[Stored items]
[Start of section]

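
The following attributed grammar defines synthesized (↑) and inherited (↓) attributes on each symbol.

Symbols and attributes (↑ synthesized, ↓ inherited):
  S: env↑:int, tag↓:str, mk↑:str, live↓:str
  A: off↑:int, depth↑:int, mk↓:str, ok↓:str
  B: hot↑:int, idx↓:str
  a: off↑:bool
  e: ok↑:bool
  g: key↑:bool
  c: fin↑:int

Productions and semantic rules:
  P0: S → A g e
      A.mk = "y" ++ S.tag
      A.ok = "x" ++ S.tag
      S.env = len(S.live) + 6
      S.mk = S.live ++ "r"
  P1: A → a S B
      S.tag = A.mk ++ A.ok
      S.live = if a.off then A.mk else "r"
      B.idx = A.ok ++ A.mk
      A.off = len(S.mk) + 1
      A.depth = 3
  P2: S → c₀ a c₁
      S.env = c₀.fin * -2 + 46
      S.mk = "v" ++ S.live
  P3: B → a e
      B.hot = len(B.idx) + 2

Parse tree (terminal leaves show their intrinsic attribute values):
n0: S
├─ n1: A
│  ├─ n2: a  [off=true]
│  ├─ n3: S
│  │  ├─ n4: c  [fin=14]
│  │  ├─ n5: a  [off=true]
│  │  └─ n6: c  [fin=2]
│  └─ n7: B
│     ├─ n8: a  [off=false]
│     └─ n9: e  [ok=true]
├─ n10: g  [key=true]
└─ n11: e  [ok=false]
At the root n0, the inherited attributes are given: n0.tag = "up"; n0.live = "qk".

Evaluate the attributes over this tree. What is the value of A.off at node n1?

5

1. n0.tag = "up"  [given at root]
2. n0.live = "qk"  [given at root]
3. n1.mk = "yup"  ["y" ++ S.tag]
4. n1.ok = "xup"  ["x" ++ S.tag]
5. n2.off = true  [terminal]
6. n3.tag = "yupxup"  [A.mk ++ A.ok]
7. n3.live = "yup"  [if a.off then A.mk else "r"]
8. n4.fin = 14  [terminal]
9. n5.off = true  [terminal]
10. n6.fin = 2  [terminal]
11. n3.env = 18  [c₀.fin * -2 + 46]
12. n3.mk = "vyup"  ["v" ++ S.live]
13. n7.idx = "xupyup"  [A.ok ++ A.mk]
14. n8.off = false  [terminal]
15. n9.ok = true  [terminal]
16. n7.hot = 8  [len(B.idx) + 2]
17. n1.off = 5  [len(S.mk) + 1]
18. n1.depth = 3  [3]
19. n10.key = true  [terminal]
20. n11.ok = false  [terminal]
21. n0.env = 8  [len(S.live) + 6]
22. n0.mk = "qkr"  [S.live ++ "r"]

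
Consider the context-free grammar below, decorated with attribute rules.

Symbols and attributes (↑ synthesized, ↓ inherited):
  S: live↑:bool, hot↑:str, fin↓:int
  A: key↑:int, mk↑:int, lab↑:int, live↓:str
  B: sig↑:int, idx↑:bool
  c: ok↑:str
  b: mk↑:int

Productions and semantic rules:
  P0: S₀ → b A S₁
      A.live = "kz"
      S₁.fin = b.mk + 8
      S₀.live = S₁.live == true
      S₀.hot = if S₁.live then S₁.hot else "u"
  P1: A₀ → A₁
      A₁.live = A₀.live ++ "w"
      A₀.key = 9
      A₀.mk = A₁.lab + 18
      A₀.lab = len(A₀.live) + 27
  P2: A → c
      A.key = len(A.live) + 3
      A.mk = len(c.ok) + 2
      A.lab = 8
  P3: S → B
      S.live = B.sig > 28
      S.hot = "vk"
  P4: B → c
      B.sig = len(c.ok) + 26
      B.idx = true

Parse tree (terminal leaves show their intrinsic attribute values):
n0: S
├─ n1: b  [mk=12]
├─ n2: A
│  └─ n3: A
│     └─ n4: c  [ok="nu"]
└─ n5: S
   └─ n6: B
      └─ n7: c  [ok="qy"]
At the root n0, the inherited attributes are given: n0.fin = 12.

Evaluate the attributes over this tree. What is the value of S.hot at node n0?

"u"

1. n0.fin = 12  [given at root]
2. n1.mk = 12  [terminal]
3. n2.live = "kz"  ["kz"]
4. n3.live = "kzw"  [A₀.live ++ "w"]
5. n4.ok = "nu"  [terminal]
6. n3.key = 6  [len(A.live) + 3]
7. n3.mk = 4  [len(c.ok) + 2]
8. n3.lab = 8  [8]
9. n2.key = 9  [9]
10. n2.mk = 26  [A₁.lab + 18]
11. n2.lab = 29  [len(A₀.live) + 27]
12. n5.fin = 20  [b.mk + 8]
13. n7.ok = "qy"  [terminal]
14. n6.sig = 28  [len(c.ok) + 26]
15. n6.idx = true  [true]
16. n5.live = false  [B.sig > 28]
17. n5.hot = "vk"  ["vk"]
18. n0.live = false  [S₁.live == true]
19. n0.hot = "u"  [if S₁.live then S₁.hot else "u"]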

[End of section]

### [WHAT THE EXERCISE ASKS]
Exactly as written above, please repeat the entries.

### [FINISHED TASK]
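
The following attributed grammar defines synthesized (↑) and inherited (↓) attributes on each symbol.

Symbols and attributes (↑ synthesized, ↓ inherited):
  S: env↑:int, tag↓:str, mk↑:str, live↓:str
  A: off↑:int, depth↑:int, mk↓:str, ok↓:str
  B: hot↑:int, idx↓:str
  a: off↑:bool
  e: ok↑:bool
  g: key↑:bool
  c: fin↑:int

Productions and semantic rules:
  P0: S → A g e
      A.mk = "y" ++ S.tag
      A.ok = "x" ++ S.tag
      S.env = len(S.live) + 6
      S.mk = S.live ++ "r"
  P1: A → a S B
      S.tag = A.mk ++ A.ok
      S.live = if a.off then A.mk else "r"
      B.idx = A.ok ++ A.mk
      A.off = len(S.mk) + 1
      A.depth = 3
  P2: S → c₀ a c₁
      S.env = c₀.fin * -2 + 46
      S.mk = "v" ++ S.live
  P3: B → a e
      B.hot = len(B.idx) + 2

Parse tree (terminal leaves show their intrinsic attribute values):
n0: S
├─ n1: A
│  ├─ n2: a  [off=true]
│  ├─ n3: S
│  │  ├─ n4: c  [fin=14]
│  │  ├─ n5: a  [off=true]
│  │  └─ n6: c  [fin=2]
│  └─ n7: B
│     ├─ n8: a  [off=false]
│     └─ n9: e  [ok=true]
├─ n10: g  [key=true]
└─ n11: e  [ok=false]
At the root n0, the inherited attributes are given: n0.tag = "up"; n0.live = "qk".

Evaluate the attributes over this tree. What is the value of A.off at node n1?

5

1. n0.tag = "up"  [given at root]
2. n0.live = "qk"  [given at root]
3. n1.mk = "yup"  ["y" ++ S.tag]
4. n1.ok = "xup"  ["x" ++ S.tag]
5. n2.off = true  [terminal]
6. n3.tag = "yupxup"  [A.mk ++ A.ok]
7. n3.live = "yup"  [if a.off then A.mk else "r"]
8. n4.fin = 14  [terminal]
9. n5.off = true  [terminal]
10. n6.fin = 2  [terminal]
11. n3.env = 18  [c₀.fin * -2 + 46]
12. n3.mk = "vyup"  ["v" ++ S.live]
13. n7.idx = "xupyup"  [A.ok ++ A.mk]
14. n8.off = false  [terminal]
15. n9.ok = true  [terminal]
16. n7.hot = 8  [len(B.idx) + 2]
17. n1.off = 5  [len(S.mk) + 1]
18. n1.depth = 3  [3]
19. n10.key = true  [terminal]
20. n11.ok = false  [terminal]
21. n0.env = 8  [len(S.live) + 6]
22. n0.mk = "qkr"  [S.live ++ "r"]

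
Consider the context-free grammar below, decorated with attribute rules.

Symbols and attributes (↑ synthesized, ↓ inherited):
  S: live↑:bool, hot↑:str, fin↓:int
  A: key↑:int, mk↑:int, lab↑:int, live↓:str
  B: sig↑:int, idx↑:bool
  c: ok↑:str
  b: mk↑:int

Productions and semantic rules:
  P0: S₀ → b A S₁
      A.live = "kz"
      S₁.fin = b.mk + 8
      S₀.live = S₁.live == true
      S₀.hot = if S₁.live then S₁.hot else "u"
  P1: A₀ → A₁
      A₁.live = A₀.live ++ "w"
      A₀.key = 9
      A₀.mk = A₁.lab + 18
      A₀.lab = len(A₀.live) + 27
  P2: A → c
      A.key = len(A.live) + 3
      A.mk = len(c.ok) + 2
      A.lab = 8
  P3: S → B
      S.live = B.sig > 28
      S.hot = "vk"
  P4: B → c
      B.sig = len(c.ok) + 26
      B.idx = true

Parse tree (terminal leaves show their intrinsic attribute values):
n0: S
├─ n1: b  [mk=12]
├─ n2: A
│  └─ n3: A
│     └─ n4: c  [ok="nu"]
└─ n5: S
   └─ n6: B
      └─ n7: c  [ok="qy"]
At the root n0, the inherited attributes are given: n0.fin = 12.

Evaluate the attributes over this tree. What is the value of S.hot at node n0?

"u"

1. n0.fin = 12  [given at root]
2. n1.mk = 12  [terminal]
3. n2.live = "kz"  ["kz"]
4. n3.live = "kzw"  [A₀.live ++ "w"]
5. n4.ok = "nu"  [terminal]
6. n3.key = 6  [len(A.live) + 3]
7. n3.mk = 4  [len(c.ok) + 2]
8. n3.lab = 8  [8]
9. n2.key = 9  [9]
10. n2.mk = 26  [A₁.lab + 18]
11. n2.lab = 29  [len(A₀.live) + 27]
12. n5.fin = 20  [b.mk + 8]
13. n7.ok = "qy"  [terminal]
14. n6.sig = 28  [len(c.ok) + 26]
15. n6.idx = true  [true]
16. n5.live = false  [B.sig > 28]
17. n5.hot = "vk"  ["vk"]
18. n0.live = false  [S₁.live == true]
19. n0.hot = "u"  [if S₁.live then S₁.hot else "u"]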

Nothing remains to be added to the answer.